- [Data]
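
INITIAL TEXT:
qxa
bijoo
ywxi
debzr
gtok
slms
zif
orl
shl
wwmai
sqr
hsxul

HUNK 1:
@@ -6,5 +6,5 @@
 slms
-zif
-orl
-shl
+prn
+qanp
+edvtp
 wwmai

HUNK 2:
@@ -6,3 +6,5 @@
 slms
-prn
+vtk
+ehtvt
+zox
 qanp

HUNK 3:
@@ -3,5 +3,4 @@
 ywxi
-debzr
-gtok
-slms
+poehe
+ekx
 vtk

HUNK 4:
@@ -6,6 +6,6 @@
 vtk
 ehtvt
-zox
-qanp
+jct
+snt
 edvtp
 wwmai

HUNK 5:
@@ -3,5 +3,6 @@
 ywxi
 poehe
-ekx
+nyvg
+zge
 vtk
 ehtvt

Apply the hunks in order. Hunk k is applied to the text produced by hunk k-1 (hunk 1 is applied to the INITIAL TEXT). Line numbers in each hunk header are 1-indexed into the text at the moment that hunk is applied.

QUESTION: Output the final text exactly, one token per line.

Hunk 1: at line 6 remove [zif,orl,shl] add [prn,qanp,edvtp] -> 12 lines: qxa bijoo ywxi debzr gtok slms prn qanp edvtp wwmai sqr hsxul
Hunk 2: at line 6 remove [prn] add [vtk,ehtvt,zox] -> 14 lines: qxa bijoo ywxi debzr gtok slms vtk ehtvt zox qanp edvtp wwmai sqr hsxul
Hunk 3: at line 3 remove [debzr,gtok,slms] add [poehe,ekx] -> 13 lines: qxa bijoo ywxi poehe ekx vtk ehtvt zox qanp edvtp wwmai sqr hsxul
Hunk 4: at line 6 remove [zox,qanp] add [jct,snt] -> 13 lines: qxa bijoo ywxi poehe ekx vtk ehtvt jct snt edvtp wwmai sqr hsxul
Hunk 5: at line 3 remove [ekx] add [nyvg,zge] -> 14 lines: qxa bijoo ywxi poehe nyvg zge vtk ehtvt jct snt edvtp wwmai sqr hsxul

Answer: qxa
bijoo
ywxi
poehe
nyvg
zge
vtk
ehtvt
jct
snt
edvtp
wwmai
sqr
hsxul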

- [Directions] Check every line above for the word "INITIAL" and copy those that have it.

- [Answer to the exercise]
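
INITIAL TEXT:
Apply the hunks in order. Hunk k is applied to the text produced by hunk k-1 (hunk 1 is applied to the INITIAL TEXT). Line numbers in each hunk header are 1-indexed into the text at the moment that hunk is applied.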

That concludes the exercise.